* **Records provided**:

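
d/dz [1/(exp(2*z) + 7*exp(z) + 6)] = (-2*exp(z) - 7)*exp(z)/(exp(2*z) + 7*exp(z) + 6)^2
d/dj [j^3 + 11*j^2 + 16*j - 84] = 3*j^2 + 22*j + 16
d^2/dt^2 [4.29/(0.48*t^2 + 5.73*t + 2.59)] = (-1.976832*t^2 - 23.598432*t + 4.29*(0.96*t + 5.73)*(1.92*t + 11.46) - 10.666656)/(0.48*t^2 + 5.73*t + 2.59)^3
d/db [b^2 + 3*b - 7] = 2*b + 3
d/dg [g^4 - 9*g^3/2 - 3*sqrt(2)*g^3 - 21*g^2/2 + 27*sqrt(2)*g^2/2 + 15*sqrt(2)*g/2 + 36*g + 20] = 4*g^3 - 27*g^2/2 - 9*sqrt(2)*g^2 - 21*g + 27*sqrt(2)*g + 15*sqrt(2)/2 + 36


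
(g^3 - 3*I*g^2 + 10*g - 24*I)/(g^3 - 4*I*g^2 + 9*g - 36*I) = (g - 2*I)/(g - 3*I)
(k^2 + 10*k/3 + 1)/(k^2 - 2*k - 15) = (k + 1/3)/(k - 5)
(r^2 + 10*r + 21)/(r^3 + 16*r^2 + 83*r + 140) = (r + 3)/(r^2 + 9*r + 20)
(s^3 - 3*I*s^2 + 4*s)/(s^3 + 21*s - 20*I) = s*(s + I)/(s^2 + 4*I*s + 5)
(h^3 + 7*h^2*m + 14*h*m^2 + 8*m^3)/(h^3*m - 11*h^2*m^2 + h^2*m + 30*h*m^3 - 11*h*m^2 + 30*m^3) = (h^3 + 7*h^2*m + 14*h*m^2 + 8*m^3)/(m*(h^3 - 11*h^2*m + h^2 + 30*h*m^2 - 11*h*m + 30*m^2))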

* **Aim of the task**: What you return should match every line above exactly.

* **Problem solution**:
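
d/dz [1/(exp(2*z) + 7*exp(z) + 6)] = (-2*exp(z) - 7)*exp(z)/(exp(2*z) + 7*exp(z) + 6)^2
d/dj [j^3 + 11*j^2 + 16*j - 84] = 3*j^2 + 22*j + 16
d^2/dt^2 [4.29/(0.48*t^2 + 5.73*t + 2.59)] = (-1.976832*t^2 - 23.598432*t + 4.29*(0.96*t + 5.73)*(1.92*t + 11.46) - 10.666656)/(0.48*t^2 + 5.73*t + 2.59)^3
d/db [b^2 + 3*b - 7] = 2*b + 3
d/dg [g^4 - 9*g^3/2 - 3*sqrt(2)*g^3 - 21*g^2/2 + 27*sqrt(2)*g^2/2 + 15*sqrt(2)*g/2 + 36*g + 20] = 4*g^3 - 27*g^2/2 - 9*sqrt(2)*g^2 - 21*g + 27*sqrt(2)*g + 15*sqrt(2)/2 + 36


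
(g^3 - 3*I*g^2 + 10*g - 24*I)/(g^3 - 4*I*g^2 + 9*g - 36*I) = (g - 2*I)/(g - 3*I)
(k^2 + 10*k/3 + 1)/(k^2 - 2*k - 15) = (k + 1/3)/(k - 5)
(r^2 + 10*r + 21)/(r^3 + 16*r^2 + 83*r + 140) = (r + 3)/(r^2 + 9*r + 20)
(s^3 - 3*I*s^2 + 4*s)/(s^3 + 21*s - 20*I) = s*(s + I)/(s^2 + 4*I*s + 5)
(h^3 + 7*h^2*m + 14*h*m^2 + 8*m^3)/(h^3*m - 11*h^2*m^2 + h^2*m + 30*h*m^3 - 11*h*m^2 + 30*m^3) = (h^3 + 7*h^2*m + 14*h*m^2 + 8*m^3)/(m*(h^3 - 11*h^2*m + h^2 + 30*h*m^2 - 11*h*m + 30*m^2))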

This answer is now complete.